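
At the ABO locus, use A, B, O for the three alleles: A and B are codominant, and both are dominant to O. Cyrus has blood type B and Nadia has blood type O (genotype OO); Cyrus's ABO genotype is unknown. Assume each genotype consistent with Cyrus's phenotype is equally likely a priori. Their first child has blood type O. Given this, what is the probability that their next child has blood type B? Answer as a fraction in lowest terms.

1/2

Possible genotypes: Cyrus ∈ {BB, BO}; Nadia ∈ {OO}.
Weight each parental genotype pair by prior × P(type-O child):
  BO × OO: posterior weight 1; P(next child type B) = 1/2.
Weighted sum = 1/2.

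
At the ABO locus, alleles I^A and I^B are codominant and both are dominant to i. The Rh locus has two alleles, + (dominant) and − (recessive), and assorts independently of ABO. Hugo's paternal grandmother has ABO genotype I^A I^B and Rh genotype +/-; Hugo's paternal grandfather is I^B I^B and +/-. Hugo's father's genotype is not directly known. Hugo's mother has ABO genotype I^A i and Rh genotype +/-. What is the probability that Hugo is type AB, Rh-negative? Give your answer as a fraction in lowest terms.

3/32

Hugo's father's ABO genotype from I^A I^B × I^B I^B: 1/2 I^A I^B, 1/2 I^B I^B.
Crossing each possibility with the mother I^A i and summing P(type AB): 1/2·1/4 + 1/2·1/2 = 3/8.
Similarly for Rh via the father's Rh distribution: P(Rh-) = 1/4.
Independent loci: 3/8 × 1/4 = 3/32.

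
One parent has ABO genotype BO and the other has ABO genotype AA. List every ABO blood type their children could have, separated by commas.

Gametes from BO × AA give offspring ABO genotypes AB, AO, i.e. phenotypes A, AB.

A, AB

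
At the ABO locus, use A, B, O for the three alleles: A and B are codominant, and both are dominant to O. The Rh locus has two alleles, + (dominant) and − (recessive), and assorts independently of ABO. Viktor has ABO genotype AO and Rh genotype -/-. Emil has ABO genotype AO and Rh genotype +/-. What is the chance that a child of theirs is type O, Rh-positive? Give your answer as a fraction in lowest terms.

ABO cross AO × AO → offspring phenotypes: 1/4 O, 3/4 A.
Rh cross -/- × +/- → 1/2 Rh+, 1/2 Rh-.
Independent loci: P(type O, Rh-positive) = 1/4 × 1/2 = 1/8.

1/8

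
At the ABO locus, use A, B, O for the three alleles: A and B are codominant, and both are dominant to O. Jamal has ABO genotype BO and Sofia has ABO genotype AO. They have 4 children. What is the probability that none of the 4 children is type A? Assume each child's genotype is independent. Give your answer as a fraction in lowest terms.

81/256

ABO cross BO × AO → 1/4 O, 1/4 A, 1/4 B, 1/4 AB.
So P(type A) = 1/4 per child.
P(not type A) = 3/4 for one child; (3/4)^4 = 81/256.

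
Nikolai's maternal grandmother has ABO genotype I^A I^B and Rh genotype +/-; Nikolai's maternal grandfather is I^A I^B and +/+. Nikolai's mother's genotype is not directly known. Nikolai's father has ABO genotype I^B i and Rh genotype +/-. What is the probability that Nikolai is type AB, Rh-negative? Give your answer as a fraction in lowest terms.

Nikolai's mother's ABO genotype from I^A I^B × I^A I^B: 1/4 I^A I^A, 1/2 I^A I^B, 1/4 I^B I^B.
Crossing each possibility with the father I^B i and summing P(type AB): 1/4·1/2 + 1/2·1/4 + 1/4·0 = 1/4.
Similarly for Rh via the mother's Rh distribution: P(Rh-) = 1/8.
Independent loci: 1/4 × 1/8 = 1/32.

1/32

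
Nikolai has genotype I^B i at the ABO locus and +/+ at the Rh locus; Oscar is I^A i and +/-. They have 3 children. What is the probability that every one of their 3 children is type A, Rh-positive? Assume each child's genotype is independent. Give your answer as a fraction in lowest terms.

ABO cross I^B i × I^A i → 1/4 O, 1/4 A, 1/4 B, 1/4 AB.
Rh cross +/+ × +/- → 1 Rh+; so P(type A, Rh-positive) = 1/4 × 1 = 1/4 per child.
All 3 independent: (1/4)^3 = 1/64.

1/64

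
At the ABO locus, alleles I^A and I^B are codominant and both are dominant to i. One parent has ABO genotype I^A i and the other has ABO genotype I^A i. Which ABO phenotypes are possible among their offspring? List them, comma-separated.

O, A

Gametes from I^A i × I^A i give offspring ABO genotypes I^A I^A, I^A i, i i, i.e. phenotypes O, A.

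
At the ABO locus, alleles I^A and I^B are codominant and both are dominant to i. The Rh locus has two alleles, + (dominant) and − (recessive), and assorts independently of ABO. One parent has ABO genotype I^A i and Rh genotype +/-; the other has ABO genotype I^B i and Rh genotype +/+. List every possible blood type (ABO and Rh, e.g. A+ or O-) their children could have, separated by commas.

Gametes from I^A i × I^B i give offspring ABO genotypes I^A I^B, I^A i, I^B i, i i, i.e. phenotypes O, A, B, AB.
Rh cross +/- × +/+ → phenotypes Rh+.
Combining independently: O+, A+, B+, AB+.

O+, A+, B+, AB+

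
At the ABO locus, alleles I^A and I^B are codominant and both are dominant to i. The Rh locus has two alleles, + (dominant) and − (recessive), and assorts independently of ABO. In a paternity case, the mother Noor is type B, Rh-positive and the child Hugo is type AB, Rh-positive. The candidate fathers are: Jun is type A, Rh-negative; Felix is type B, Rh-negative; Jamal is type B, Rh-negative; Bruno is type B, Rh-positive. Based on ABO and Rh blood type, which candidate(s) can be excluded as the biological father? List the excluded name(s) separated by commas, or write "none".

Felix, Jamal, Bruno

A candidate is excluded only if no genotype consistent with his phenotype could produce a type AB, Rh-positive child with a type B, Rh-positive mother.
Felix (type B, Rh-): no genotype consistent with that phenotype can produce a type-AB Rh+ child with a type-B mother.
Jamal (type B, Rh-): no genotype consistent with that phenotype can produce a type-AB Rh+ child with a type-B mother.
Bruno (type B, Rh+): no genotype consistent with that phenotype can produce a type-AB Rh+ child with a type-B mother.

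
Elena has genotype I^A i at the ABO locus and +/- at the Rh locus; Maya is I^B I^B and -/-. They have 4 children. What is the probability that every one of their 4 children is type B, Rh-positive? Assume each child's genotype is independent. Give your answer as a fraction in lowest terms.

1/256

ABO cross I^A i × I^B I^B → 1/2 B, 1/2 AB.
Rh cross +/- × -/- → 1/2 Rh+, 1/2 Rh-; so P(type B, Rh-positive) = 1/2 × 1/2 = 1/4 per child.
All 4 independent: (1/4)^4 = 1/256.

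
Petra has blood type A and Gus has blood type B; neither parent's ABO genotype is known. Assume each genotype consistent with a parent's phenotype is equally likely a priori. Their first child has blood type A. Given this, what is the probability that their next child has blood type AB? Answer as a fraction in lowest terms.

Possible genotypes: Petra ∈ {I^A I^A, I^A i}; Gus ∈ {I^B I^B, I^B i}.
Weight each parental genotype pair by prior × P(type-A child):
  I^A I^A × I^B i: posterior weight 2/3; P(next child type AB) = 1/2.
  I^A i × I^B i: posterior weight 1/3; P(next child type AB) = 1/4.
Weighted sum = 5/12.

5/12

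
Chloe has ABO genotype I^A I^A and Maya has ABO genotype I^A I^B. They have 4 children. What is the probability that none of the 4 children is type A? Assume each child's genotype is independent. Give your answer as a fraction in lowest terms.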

● ● ● ●

▶ [Task goal]:
Reproduce the data in full, precisely as given.

▶ [Expected answer]:
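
At the ABO locus, use A, B, O for the three alleles: A and B are codominant, and both are dominant to O. Cyrus has blood type B and Nadia has blood type O (genotype OO); Cyrus's ABO genotype is unknown. Assume each genotype consistent with Cyrus's phenotype is equally likely a priori. Their first child has blood type O. Given this, what is the probability that their next child has blood type B? Answer as a fraction in lowest terms.

1/2

Possible genotypes: Cyrus ∈ {BB, BO}; Nadia ∈ {OO}.
Weight each parental genotype pair by prior × P(type-O child):
  BO × OO: posterior weight 1; P(next child type B) = 1/2.
Weighted sum = 1/2.

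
At the ABO locus, alleles I^A and I^B are codominant and both are dominant to i. The Rh locus has two alleles, + (dominant) and − (recessive), and assorts independently of ABO. Hugo's paternal grandmother has ABO genotype I^A I^B and Rh genotype +/-; Hugo's paternal grandfather is I^B I^B and +/-. Hugo's father's genotype is not directly known. Hugo's mother has ABO genotype I^A i and Rh genotype +/-. What is the probability that Hugo is type AB, Rh-negative? Give your answer as a fraction in lowest terms.

3/32

Hugo's father's ABO genotype from I^A I^B × I^B I^B: 1/2 I^A I^B, 1/2 I^B I^B.
Crossing each possibility with the mother I^A i and summing P(type AB): 1/2·1/4 + 1/2·1/2 = 3/8.
Similarly for Rh via the father's Rh distribution: P(Rh-) = 1/4.
Independent loci: 3/8 × 1/4 = 3/32.

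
One parent has ABO genotype BO and the other has ABO genotype AA. List every ABO blood type their children could have, separated by commas.

Gametes from BO × AA give offspring ABO genotypes AB, AO, i.e. phenotypes A, AB.

A, AB

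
At the ABO locus, use A, B, O for the three alleles: A and B are codominant, and both are dominant to O. The Rh locus has two alleles, + (dominant) and − (recessive), and assorts independently of ABO. Viktor has ABO genotype AO and Rh genotype -/-. Emil has ABO genotype AO and Rh genotype +/-. What is the chance that a child of theirs is type O, Rh-positive? Give your answer as a fraction in lowest terms.

ABO cross AO × AO → offspring phenotypes: 1/4 O, 3/4 A.
Rh cross -/- × +/- → 1/2 Rh+, 1/2 Rh-.
Independent loci: P(type O, Rh-positive) = 1/4 × 1/2 = 1/8.

1/8

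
At the ABO locus, use A, B, O for the three alleles: A and B are codominant, and both are dominant to O. Jamal has ABO genotype BO and Sofia has ABO genotype AO. They have 4 children. What is the probability that none of the 4 children is type A? Assume each child's genotype is independent. Give your answer as a fraction in lowest terms.

81/256

ABO cross BO × AO → 1/4 O, 1/4 A, 1/4 B, 1/4 AB.
So P(type A) = 1/4 per child.
P(not type A) = 3/4 for one child; (3/4)^4 = 81/256.

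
Nikolai's maternal grandmother has ABO genotype I^A I^B and Rh genotype +/-; Nikolai's maternal grandfather is I^A I^B and +/+. Nikolai's mother's genotype is not directly known. Nikolai's father has ABO genotype I^B i and Rh genotype +/-. What is the probability that Nikolai is type AB, Rh-negative? Give your answer as a fraction in lowest terms.

Nikolai's mother's ABO genotype from I^A I^B × I^A I^B: 1/4 I^A I^A, 1/2 I^A I^B, 1/4 I^B I^B.
Crossing each possibility with the father I^B i and summing P(type AB): 1/4·1/2 + 1/2·1/4 + 1/4·0 = 1/4.
Similarly for Rh via the mother's Rh distribution: P(Rh-) = 1/8.
Independent loci: 1/4 × 1/8 = 1/32.

1/32

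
Nikolai has genotype I^B i at the ABO locus and +/+ at the Rh locus; Oscar is I^A i and +/-. They have 3 children. What is the probability that every one of their 3 children is type A, Rh-positive? Assume each child's genotype is independent. Give your answer as a fraction in lowest terms.

ABO cross I^B i × I^A i → 1/4 O, 1/4 A, 1/4 B, 1/4 AB.
Rh cross +/+ × +/- → 1 Rh+; so P(type A, Rh-positive) = 1/4 × 1 = 1/4 per child.
All 3 independent: (1/4)^3 = 1/64.

1/64

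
At the ABO locus, alleles I^A and I^B are codominant and both are dominant to i. One parent has ABO genotype I^A i and the other has ABO genotype I^A i. Which ABO phenotypes are possible among their offspring? List them, comma-separated.

O, A

Gametes from I^A i × I^A i give offspring ABO genotypes I^A I^A, I^A i, i i, i.e. phenotypes O, A.

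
At the ABO locus, alleles I^A and I^B are codominant and both are dominant to i. The Rh locus has two alleles, + (dominant) and − (recessive), and assorts independently of ABO. One parent has ABO genotype I^A i and Rh genotype +/-; the other has ABO genotype I^B i and Rh genotype +/+. List every possible blood type (ABO and Rh, e.g. A+ or O-) their children could have, separated by commas.

Gametes from I^A i × I^B i give offspring ABO genotypes I^A I^B, I^A i, I^B i, i i, i.e. phenotypes O, A, B, AB.
Rh cross +/- × +/+ → phenotypes Rh+.
Combining independently: O+, A+, B+, AB+.

O+, A+, B+, AB+

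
At the ABO locus, alleles I^A and I^B are codominant and both are dominant to i. The Rh locus has two alleles, + (dominant) and − (recessive), and assorts independently of ABO. In a paternity case, the mother Noor is type B, Rh-positive and the child Hugo is type AB, Rh-positive. The candidate fathers are: Jun is type A, Rh-negative; Felix is type B, Rh-negative; Jamal is type B, Rh-negative; Bruno is type B, Rh-positive. Based on ABO and Rh blood type, which candidate(s) can be excluded as the biological father? List the excluded name(s) separated by commas, or write "none".

Felix, Jamal, Bruno

A candidate is excluded only if no genotype consistent with his phenotype could produce a type AB, Rh-positive child with a type B, Rh-positive mother.
Felix (type B, Rh-): no genotype consistent with that phenotype can produce a type-AB Rh+ child with a type-B mother.
Jamal (type B, Rh-): no genotype consistent with that phenotype can produce a type-AB Rh+ child with a type-B mother.
Bruno (type B, Rh+): no genotype consistent with that phenotype can produce a type-AB Rh+ child with a type-B mother.

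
Elena has genotype I^A i at the ABO locus and +/- at the Rh locus; Maya is I^B I^B and -/-. They have 4 children. What is the probability that every one of their 4 children is type B, Rh-positive? Assume each child's genotype is independent. Give your answer as a fraction in lowest terms.

1/256

ABO cross I^A i × I^B I^B → 1/2 B, 1/2 AB.
Rh cross +/- × -/- → 1/2 Rh+, 1/2 Rh-; so P(type B, Rh-positive) = 1/2 × 1/2 = 1/4 per child.
All 4 independent: (1/4)^4 = 1/256.

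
Petra has blood type A and Gus has blood type B; neither parent's ABO genotype is known. Assume each genotype consistent with a parent's phenotype is equally likely a priori. Their first child has blood type A. Given this, what is the probability that their next child has blood type AB? Answer as a fraction in lowest terms.

Possible genotypes: Petra ∈ {I^A I^A, I^A i}; Gus ∈ {I^B I^B, I^B i}.
Weight each parental genotype pair by prior × P(type-A child):
  I^A I^A × I^B i: posterior weight 2/3; P(next child type AB) = 1/2.
  I^A i × I^B i: posterior weight 1/3; P(next child type AB) = 1/4.
Weighted sum = 5/12.

5/12

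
Chloe has ABO genotype I^A I^A and Maya has ABO genotype I^A I^B. They have 4 children. What is the probability that none of the 4 children is type A? Assume each child's genotype is independent. Give your answer as a fraction in lowest terms.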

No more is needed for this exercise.